(RECORDS FOR THIS EXERCISE)

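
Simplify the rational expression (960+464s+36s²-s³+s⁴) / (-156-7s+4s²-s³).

(-240-56s+5s²-s³)/(39-8s+s²)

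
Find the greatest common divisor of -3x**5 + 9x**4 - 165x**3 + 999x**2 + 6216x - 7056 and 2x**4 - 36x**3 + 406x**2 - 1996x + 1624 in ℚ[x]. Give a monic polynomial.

Repeated division with remainder:
  -3x**5 + 9x**4 - 165x**3 + 999x**2 + 6216x - 7056 = (-(3/2)x - 45/2)(2x**4 - 36x**3 + 406x**2 - 1996x + 1624) + (-366x**3 + 7140x**2 - 36258x + 29484)
  2x**4 - 36x**3 + 406x**2 - 1996x + 1624 = (-(1/183)x - 92/11163)(-366x**3 + 7140x**2 - 36258x + 29484) + ((992440/3721)x**2 - (7939520/3721)x + 6947080/3721)
  -366x**3 + 7140x**2 - 36258x + 29484 = (-(680943/496220)x + 3918213/248110)((992440/3721)x**2 - (7939520/3721)x + 6947080/3721) + (0)
Last nonzero remainder: (992440/3721)x**2 - (7939520/3721)x + 6947080/3721. Dividing through by 992440/3721 gives the monic gcd x**2 - 8x + 7.

x**2 - 8x + 7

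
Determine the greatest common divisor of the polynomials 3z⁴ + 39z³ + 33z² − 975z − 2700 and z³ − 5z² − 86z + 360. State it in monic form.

z + 9

Apply the Euclidean algorithm:
  3z⁴ + 39z³ + 33z² − 975z − 2700 = (3z + 54)(z³ − 5z² − 86z + 360) + (561z² + 2589z − 22140)
  z³ − 5z² − 86z + 360 = ((1/561)z − 1798/104907)(561z² + 2589z − 22140) + (−(75600/34969)z − 680400/34969)
  561z² + 2589z − 22140 = (−(6539203/25200)z + 1433729/1260)(−(75600/34969)z − 680400/34969) + (0)
Last nonzero remainder: −(75600/34969)z − 680400/34969. Dividing through by −75600/34969 gives the monic gcd z + 9.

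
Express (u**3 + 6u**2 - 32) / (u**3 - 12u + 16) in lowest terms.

(u + 4)/(u - 2)

Euclidean algorithm in ℚ[u]:
  u**3 + 6u**2 - 32 = (u**3 - 12u + 16) + (6u**2 + 12u - 48)
  u**3 - 12u + 16 = ((1/6)u - 1/3)(6u**2 + 12u - 48) + (0)
Last nonzero remainder: 6u**2 + 12u - 48. Dividing through by 6 gives the monic gcd u**2 + 2u - 8.
Cancel u**2 + 2u - 8 from numerator and denominator to get the reduced form.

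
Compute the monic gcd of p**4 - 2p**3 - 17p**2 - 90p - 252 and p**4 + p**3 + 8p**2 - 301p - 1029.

p**2 - 4p - 21

Apply the Euclidean algorithm:
  p**4 - 2p**3 - 17p**2 - 90p - 252 = (p**4 + p**3 + 8p**2 - 301p - 1029) + (-3p**3 - 25p**2 + 211p + 777)
  p**4 + p**3 + 8p**2 - 301p - 1029 = (-(1/3)p + 22/9)(-3p**3 - 25p**2 + 211p + 777) + ((1255/9)p**2 - (5020/9)p - 8785/3)
  -3p**3 - 25p**2 + 211p + 777 = (-(27/1255)p - 333/1255)((1255/9)p**2 - (5020/9)p - 8785/3) + (0)
Last nonzero remainder: (1255/9)p**2 - (5020/9)p - 8785/3. Dividing through by 1255/9 gives the monic gcd p**2 - 4p - 21.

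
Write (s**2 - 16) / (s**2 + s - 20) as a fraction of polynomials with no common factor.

Euclidean algorithm in ℚ[s]:
  s**2 - 16 = (s**2 + s - 20) + (-s + 4)
  s**2 + s - 20 = (-s - 5)(-s + 4) + (0)
Last nonzero remainder: -s + 4. Dividing through by -1 gives the monic gcd s - 4.
Cancel s - 4 from numerator and denominator to get the reduced form.

(s + 4)/(s + 5)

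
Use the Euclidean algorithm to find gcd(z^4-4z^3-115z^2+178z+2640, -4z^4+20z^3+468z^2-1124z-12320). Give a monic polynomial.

Euclidean algorithm in ℚ[z]:
  z^4-4z^3-115z^2+178z+2640 = (-1/4)(-4z^4+20z^3+468z^2-1124z-12320) + (z^3+2z^2-103z-440)
  -4z^4+20z^3+468z^2-1124z-12320 = (-4z+28)(z^3+2z^2-103z-440) + (0)
The last nonzero remainder z^3+2z^2-103z-440 is already monic.

z^3+2z^2-103z-440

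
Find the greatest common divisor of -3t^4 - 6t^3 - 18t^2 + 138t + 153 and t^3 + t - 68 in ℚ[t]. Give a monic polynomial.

t^2 + 4t + 17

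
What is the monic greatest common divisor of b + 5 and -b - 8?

1

Euclidean algorithm in ℚ[b]:
  b + 5 = (-1)(-b - 8) + (-3)
  -b - 8 = ((1/3)b + 8/3)(-3) + (0)
The last nonzero remainder is the constant -3, so the polynomials are coprime and gcd = 1.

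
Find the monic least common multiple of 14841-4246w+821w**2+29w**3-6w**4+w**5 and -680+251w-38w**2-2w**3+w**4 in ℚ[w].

Repeated division with remainder:
  w**5-6w**4+29w**3+821w**2-4246w+14841 = (w-4)(w**4-2w**3-38w**2+251w-680) + (59w**3+418w**2-2562w+12121)
  w**4-2w**3-38w**2+251w-680 = ((1/59)w-536/3481)(59w**3+418w**2-2562w+12121) + ((242928/3481)w**2-(1214640/3481)w+4129776/3481)
  59w**3+418w**2-2562w+12121 = ((205379/242928)w+2481953/242928)((242928/3481)w**2-(1214640/3481)w+4129776/3481) + (0)
Last nonzero remainder: (242928/3481)w**2-(1214640/3481)w+4129776/3481. Dividing through by 242928/3481 gives the monic gcd w**2-5w+17.
Then lcm(f, g) = f·g / gcd(f, g); expanding and making the result monic gives the answer.

-593640+214363w-30737w**2-2943w**3+1148w**4-29w**5-3w**6+w**7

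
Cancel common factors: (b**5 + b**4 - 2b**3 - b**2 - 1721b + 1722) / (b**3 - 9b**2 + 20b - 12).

(b**3 + 8b**2 + 48b + 287)/(b - 2)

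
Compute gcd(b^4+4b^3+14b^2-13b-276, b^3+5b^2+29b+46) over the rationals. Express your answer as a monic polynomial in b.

By polynomial division,
  b^4+4b^3+14b^2-13b-276 = (b-1)(b^3+5b^2+29b+46) + (-10b^2-30b-230)
  b^3+5b^2+29b+46 = (-(1/10)b-1/5)(-10b^2-30b-230) + (0)
Last nonzero remainder: -10b^2-30b-230. Dividing through by -10 gives the monic gcd b^2+3b+23.

b^2+3b+23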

(End RECORDS FOR THIS EXERCISE)

Write every entry out again. Keep each one exact.

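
Simplify the rational expression (960+464s+36s²-s³+s⁴) / (-156-7s+4s²-s³).

(-240-56s+5s²-s³)/(39-8s+s²)

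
Find the greatest common divisor of -3x**5 + 9x**4 - 165x**3 + 999x**2 + 6216x - 7056 and 2x**4 - 36x**3 + 406x**2 - 1996x + 1624 in ℚ[x]. Give a monic polynomial.

Repeated division with remainder:
  -3x**5 + 9x**4 - 165x**3 + 999x**2 + 6216x - 7056 = (-(3/2)x - 45/2)(2x**4 - 36x**3 + 406x**2 - 1996x + 1624) + (-366x**3 + 7140x**2 - 36258x + 29484)
  2x**4 - 36x**3 + 406x**2 - 1996x + 1624 = (-(1/183)x - 92/11163)(-366x**3 + 7140x**2 - 36258x + 29484) + ((992440/3721)x**2 - (7939520/3721)x + 6947080/3721)
  -366x**3 + 7140x**2 - 36258x + 29484 = (-(680943/496220)x + 3918213/248110)((992440/3721)x**2 - (7939520/3721)x + 6947080/3721) + (0)
Last nonzero remainder: (992440/3721)x**2 - (7939520/3721)x + 6947080/3721. Dividing through by 992440/3721 gives the monic gcd x**2 - 8x + 7.

x**2 - 8x + 7

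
Determine the greatest common divisor of the polynomials 3z⁴ + 39z³ + 33z² − 975z − 2700 and z³ − 5z² − 86z + 360. State it in monic form.

z + 9

Apply the Euclidean algorithm:
  3z⁴ + 39z³ + 33z² − 975z − 2700 = (3z + 54)(z³ − 5z² − 86z + 360) + (561z² + 2589z − 22140)
  z³ − 5z² − 86z + 360 = ((1/561)z − 1798/104907)(561z² + 2589z − 22140) + (−(75600/34969)z − 680400/34969)
  561z² + 2589z − 22140 = (−(6539203/25200)z + 1433729/1260)(−(75600/34969)z − 680400/34969) + (0)
Last nonzero remainder: −(75600/34969)z − 680400/34969. Dividing through by −75600/34969 gives the monic gcd z + 9.

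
Express (u**3 + 6u**2 - 32) / (u**3 - 12u + 16) in lowest terms.

(u + 4)/(u - 2)

Euclidean algorithm in ℚ[u]:
  u**3 + 6u**2 - 32 = (u**3 - 12u + 16) + (6u**2 + 12u - 48)
  u**3 - 12u + 16 = ((1/6)u - 1/3)(6u**2 + 12u - 48) + (0)
Last nonzero remainder: 6u**2 + 12u - 48. Dividing through by 6 gives the monic gcd u**2 + 2u - 8.
Cancel u**2 + 2u - 8 from numerator and denominator to get the reduced form.

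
Compute the monic gcd of p**4 - 2p**3 - 17p**2 - 90p - 252 and p**4 + p**3 + 8p**2 - 301p - 1029.

p**2 - 4p - 21

Apply the Euclidean algorithm:
  p**4 - 2p**3 - 17p**2 - 90p - 252 = (p**4 + p**3 + 8p**2 - 301p - 1029) + (-3p**3 - 25p**2 + 211p + 777)
  p**4 + p**3 + 8p**2 - 301p - 1029 = (-(1/3)p + 22/9)(-3p**3 - 25p**2 + 211p + 777) + ((1255/9)p**2 - (5020/9)p - 8785/3)
  -3p**3 - 25p**2 + 211p + 777 = (-(27/1255)p - 333/1255)((1255/9)p**2 - (5020/9)p - 8785/3) + (0)
Last nonzero remainder: (1255/9)p**2 - (5020/9)p - 8785/3. Dividing through by 1255/9 gives the monic gcd p**2 - 4p - 21.

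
Write (s**2 - 16) / (s**2 + s - 20) as a fraction of polynomials with no common factor.

Euclidean algorithm in ℚ[s]:
  s**2 - 16 = (s**2 + s - 20) + (-s + 4)
  s**2 + s - 20 = (-s - 5)(-s + 4) + (0)
Last nonzero remainder: -s + 4. Dividing through by -1 gives the monic gcd s - 4.
Cancel s - 4 from numerator and denominator to get the reduced form.

(s + 4)/(s + 5)

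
Use the Euclidean algorithm to find gcd(z^4-4z^3-115z^2+178z+2640, -4z^4+20z^3+468z^2-1124z-12320). Give a monic polynomial.

Euclidean algorithm in ℚ[z]:
  z^4-4z^3-115z^2+178z+2640 = (-1/4)(-4z^4+20z^3+468z^2-1124z-12320) + (z^3+2z^2-103z-440)
  -4z^4+20z^3+468z^2-1124z-12320 = (-4z+28)(z^3+2z^2-103z-440) + (0)
The last nonzero remainder z^3+2z^2-103z-440 is already monic.

z^3+2z^2-103z-440

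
Find the greatest common divisor of -3t^4 - 6t^3 - 18t^2 + 138t + 153 and t^3 + t - 68 in ℚ[t]. Give a monic polynomial.

t^2 + 4t + 17

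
What is the monic greatest common divisor of b + 5 and -b - 8?

1

Euclidean algorithm in ℚ[b]:
  b + 5 = (-1)(-b - 8) + (-3)
  -b - 8 = ((1/3)b + 8/3)(-3) + (0)
The last nonzero remainder is the constant -3, so the polynomials are coprime and gcd = 1.

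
Find the monic least common multiple of 14841-4246w+821w**2+29w**3-6w**4+w**5 and -680+251w-38w**2-2w**3+w**4 in ℚ[w].

Repeated division with remainder:
  w**5-6w**4+29w**3+821w**2-4246w+14841 = (w-4)(w**4-2w**3-38w**2+251w-680) + (59w**3+418w**2-2562w+12121)
  w**4-2w**3-38w**2+251w-680 = ((1/59)w-536/3481)(59w**3+418w**2-2562w+12121) + ((242928/3481)w**2-(1214640/3481)w+4129776/3481)
  59w**3+418w**2-2562w+12121 = ((205379/242928)w+2481953/242928)((242928/3481)w**2-(1214640/3481)w+4129776/3481) + (0)
Last nonzero remainder: (242928/3481)w**2-(1214640/3481)w+4129776/3481. Dividing through by 242928/3481 gives the monic gcd w**2-5w+17.
Then lcm(f, g) = f·g / gcd(f, g); expanding and making the result monic gives the answer.

-593640+214363w-30737w**2-2943w**3+1148w**4-29w**5-3w**6+w**7

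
Cancel common factors: (b**5 + b**4 - 2b**3 - b**2 - 1721b + 1722) / (b**3 - 9b**2 + 20b - 12).

(b**3 + 8b**2 + 48b + 287)/(b - 2)

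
Compute gcd(b^4+4b^3+14b^2-13b-276, b^3+5b^2+29b+46) over the rationals. Express your answer as a monic polynomial in b.

By polynomial division,
  b^4+4b^3+14b^2-13b-276 = (b-1)(b^3+5b^2+29b+46) + (-10b^2-30b-230)
  b^3+5b^2+29b+46 = (-(1/10)b-1/5)(-10b^2-30b-230) + (0)
Last nonzero remainder: -10b^2-30b-230. Dividing through by -10 gives the monic gcd b^2+3b+23.

b^2+3b+23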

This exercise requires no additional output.